**MATERIAL SUPPLIED:**
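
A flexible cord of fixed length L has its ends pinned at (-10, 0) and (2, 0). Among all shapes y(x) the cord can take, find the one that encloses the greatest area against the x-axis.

Set up the augmented Lagrangian using a multiplier λ for the length constraint:
    F(y, y') = y − λ sqrt(1 + y'^2).
F has no explicit x dependence, so the Beltrami identity yields a first integral
    F − y' ∂F/∂y' = C.
Compute ∂F/∂y' = −λ y' / sqrt(1 + y'^2). Then
    y − λ sqrt(1 + y'^2) + λ y'^2 / sqrt(1 + y'^2) = C
    ⇒  y − λ / sqrt(1 + y'^2) = C.
Solving for y' and integrating gives
    (x − a)^2 + (y − b)^2 = λ^2,
a circular arc of radius λ. The constants a, b are determined by the endpoint conditions y(-10) = y(2) = 0, and λ is fixed implicitly by the length constraint
    ∫_{-10}^{2} sqrt(1 + y'^2) dx = L.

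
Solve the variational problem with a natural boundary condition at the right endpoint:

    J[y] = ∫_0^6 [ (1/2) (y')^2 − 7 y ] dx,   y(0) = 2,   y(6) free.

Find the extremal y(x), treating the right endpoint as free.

The Lagrangian L = (1/2) (y')^2 − 7 y gives
    ∂L/∂y = −7,   ∂L/∂y' = y'.
Euler-Lagrange: d/dx(y') − (−7) = 0, i.e. y'' + 7 = 0, so
    y(x) = −(7/2) x^2 + C1 x + C2.
Fixed left endpoint y(0) = 2 ⇒ C2 = 2.
The right endpoint x = 6 is free, so the natural (transversality) condition is ∂L/∂y' |_{x=6} = 0, i.e. y'(6) = 0.
Compute y'(x) = −7 x + C1, so y'(6) = −42 + C1 = 0 ⇒ C1 = 42.
Therefore the extremal is
    y(x) = −(7/2) x^2 + 42 x + 2.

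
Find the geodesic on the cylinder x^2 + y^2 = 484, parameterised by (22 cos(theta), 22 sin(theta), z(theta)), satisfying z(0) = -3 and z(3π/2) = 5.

Parameterise the cylinder of radius R = 22 as
    r(θ) = (22 cos θ, 22 sin θ, z(θ)).
The arc-length element is
    ds = sqrt(484 + (dz/dθ)^2) dθ,
so the Lagrangian is L = sqrt(484 + z'^2).
L depends on z' only, not on z or θ, so ∂L/∂z = 0 and
    ∂L/∂z' = z' / sqrt(484 + z'^2).
The Euler-Lagrange equation gives
    d/dθ( z' / sqrt(484 + z'^2) ) = 0,
so z' is constant. Integrating once:
    z(θ) = a θ + b,
a helix on the cylinder (a straight line when the cylinder is unrolled). The constants a, b are determined by the endpoint conditions.
With endpoint conditions z(0) = -3 and z(3π/2) = 5: from z(0) = b we get b = -3, and a·3π/2 + -3 = 5 gives a = 16/(3π), so
    z(θ) = (16/(3π)) θ − 3.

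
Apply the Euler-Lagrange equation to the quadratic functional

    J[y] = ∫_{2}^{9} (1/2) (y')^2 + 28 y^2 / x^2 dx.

The Lagrangian is L = (1/2) (y')^2 + 28 y^2 / x^2.
Compute ∂L/∂y = 56y/x^2, ∂L/∂y' = y'.
The Euler-Lagrange equation d/dx(∂L/∂y') − ∂L/∂y = 0 reduces to
    y'' − 56/x^2 · y = 0  (x > 0).
Its general solution is
    y(x) = A x^8 + B x^(-7),
with A, B fixed by the endpoint conditions.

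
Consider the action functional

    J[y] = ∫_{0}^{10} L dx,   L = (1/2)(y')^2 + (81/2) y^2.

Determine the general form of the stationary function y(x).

The Lagrangian is L = (1/2)(y')^2 + (81/2) y^2.
∂L/∂y = 81y.
∂L/∂y' = y'.
The Euler-Lagrange equation d/dx(∂L/∂y') − ∂L/∂y = 0 becomes:
    y'' - 81 y = 0
General solution: y(x) = A e^(9x) + B e^(-9x), where A and B are arbitrary constants fixed by the endpoint conditions.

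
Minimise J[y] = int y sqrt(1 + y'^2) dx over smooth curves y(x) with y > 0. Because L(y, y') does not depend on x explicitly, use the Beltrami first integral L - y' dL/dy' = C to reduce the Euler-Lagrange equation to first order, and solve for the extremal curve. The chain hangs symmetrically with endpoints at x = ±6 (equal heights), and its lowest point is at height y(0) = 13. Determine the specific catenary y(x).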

**EXERCISE DIRECTIONS:** Send back every record, precisely as written.

**SOLUTION BELOW:**
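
A flexible cord of fixed length L has its ends pinned at (-10, 0) and (2, 0). Among all shapes y(x) the cord can take, find the one that encloses the greatest area against the x-axis.

Set up the augmented Lagrangian using a multiplier λ for the length constraint:
    F(y, y') = y − λ sqrt(1 + y'^2).
F has no explicit x dependence, so the Beltrami identity yields a first integral
    F − y' ∂F/∂y' = C.
Compute ∂F/∂y' = −λ y' / sqrt(1 + y'^2). Then
    y − λ sqrt(1 + y'^2) + λ y'^2 / sqrt(1 + y'^2) = C
    ⇒  y − λ / sqrt(1 + y'^2) = C.
Solving for y' and integrating gives
    (x − a)^2 + (y − b)^2 = λ^2,
a circular arc of radius λ. The constants a, b are determined by the endpoint conditions y(-10) = y(2) = 0, and λ is fixed implicitly by the length constraint
    ∫_{-10}^{2} sqrt(1 + y'^2) dx = L.

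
Solve the variational problem with a natural boundary condition at the right endpoint:

    J[y] = ∫_0^6 [ (1/2) (y')^2 − 7 y ] dx,   y(0) = 2,   y(6) free.

Find the extremal y(x), treating the right endpoint as free.

The Lagrangian L = (1/2) (y')^2 − 7 y gives
    ∂L/∂y = −7,   ∂L/∂y' = y'.
Euler-Lagrange: d/dx(y') − (−7) = 0, i.e. y'' + 7 = 0, so
    y(x) = −(7/2) x^2 + C1 x + C2.
Fixed left endpoint y(0) = 2 ⇒ C2 = 2.
The right endpoint x = 6 is free, so the natural (transversality) condition is ∂L/∂y' |_{x=6} = 0, i.e. y'(6) = 0.
Compute y'(x) = −7 x + C1, so y'(6) = −42 + C1 = 0 ⇒ C1 = 42.
Therefore the extremal is
    y(x) = −(7/2) x^2 + 42 x + 2.

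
Find the geodesic on the cylinder x^2 + y^2 = 484, parameterised by (22 cos(theta), 22 sin(theta), z(theta)), satisfying z(0) = -3 and z(3π/2) = 5.

Parameterise the cylinder of radius R = 22 as
    r(θ) = (22 cos θ, 22 sin θ, z(θ)).
The arc-length element is
    ds = sqrt(484 + (dz/dθ)^2) dθ,
so the Lagrangian is L = sqrt(484 + z'^2).
L depends on z' only, not on z or θ, so ∂L/∂z = 0 and
    ∂L/∂z' = z' / sqrt(484 + z'^2).
The Euler-Lagrange equation gives
    d/dθ( z' / sqrt(484 + z'^2) ) = 0,
so z' is constant. Integrating once:
    z(θ) = a θ + b,
a helix on the cylinder (a straight line when the cylinder is unrolled). The constants a, b are determined by the endpoint conditions.
With endpoint conditions z(0) = -3 and z(3π/2) = 5: from z(0) = b we get b = -3, and a·3π/2 + -3 = 5 gives a = 16/(3π), so
    z(θ) = (16/(3π)) θ − 3.

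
Apply the Euler-Lagrange equation to the quadratic functional

    J[y] = ∫_{2}^{9} (1/2) (y')^2 + 28 y^2 / x^2 dx.

The Lagrangian is L = (1/2) (y')^2 + 28 y^2 / x^2.
Compute ∂L/∂y = 56y/x^2, ∂L/∂y' = y'.
The Euler-Lagrange equation d/dx(∂L/∂y') − ∂L/∂y = 0 reduces to
    y'' − 56/x^2 · y = 0  (x > 0).
Its general solution is
    y(x) = A x^8 + B x^(-7),
with A, B fixed by the endpoint conditions.

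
Consider the action functional

    J[y] = ∫_{0}^{10} L dx,   L = (1/2)(y')^2 + (81/2) y^2.

Determine the general form of the stationary function y(x).

The Lagrangian is L = (1/2)(y')^2 + (81/2) y^2.
∂L/∂y = 81y.
∂L/∂y' = y'.
The Euler-Lagrange equation d/dx(∂L/∂y') − ∂L/∂y = 0 becomes:
    y'' - 81 y = 0
General solution: y(x) = A e^(9x) + B e^(-9x), where A and B are arbitrary constants fixed by the endpoint conditions.

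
Minimise J[y] = int y sqrt(1 + y'^2) dx over smooth curves y(x) with y > 0. Because L(y, y') does not depend on x explicitly, use the Beltrami first integral L - y' dL/dy' = C to reduce the Euler-Lagrange equation to first order, and solve for the extremal curve. The chain hangs symmetrically with endpoints at x = ±6 (equal heights), and its lowest point is at height y(0) = 13. Determine the specific catenary y(x).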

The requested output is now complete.